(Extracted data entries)
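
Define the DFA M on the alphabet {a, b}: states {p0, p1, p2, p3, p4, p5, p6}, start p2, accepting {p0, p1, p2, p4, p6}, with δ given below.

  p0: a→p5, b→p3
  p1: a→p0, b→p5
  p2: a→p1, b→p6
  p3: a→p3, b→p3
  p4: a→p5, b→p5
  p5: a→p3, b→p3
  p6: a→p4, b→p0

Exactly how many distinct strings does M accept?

The useful subgraph on states {p0, p1, p2, p4, p6} is acyclic, so L(M) is finite; the longest accepting path visits 3 useful states, giving maximum string length 2.
Counting accepting paths from p2 by length: 1 of length 0, 2 of length 1, 3 of length 2. Total 6.

6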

Work to be completed.
The full set of entries has to be duplicated precisely.

Solution for this exercise.
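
Define the DFA M on the alphabet {a, b}: states {p0, p1, p2, p3, p4, p5, p6}, start p2, accepting {p0, p1, p2, p4, p6}, with δ given below.

  p0: a→p5, b→p3
  p1: a→p0, b→p5
  p2: a→p1, b→p6
  p3: a→p3, b→p3
  p4: a→p5, b→p5
  p5: a→p3, b→p3
  p6: a→p4, b→p0

Exactly how many distinct strings does M accept?

The useful subgraph on states {p0, p1, p2, p4, p6} is acyclic, so L(M) is finite; the longest accepting path visits 3 useful states, giving maximum string length 2.
Counting accepting paths from p2 by length: 1 of length 0, 2 of length 1, 3 of length 2. Total 6.

6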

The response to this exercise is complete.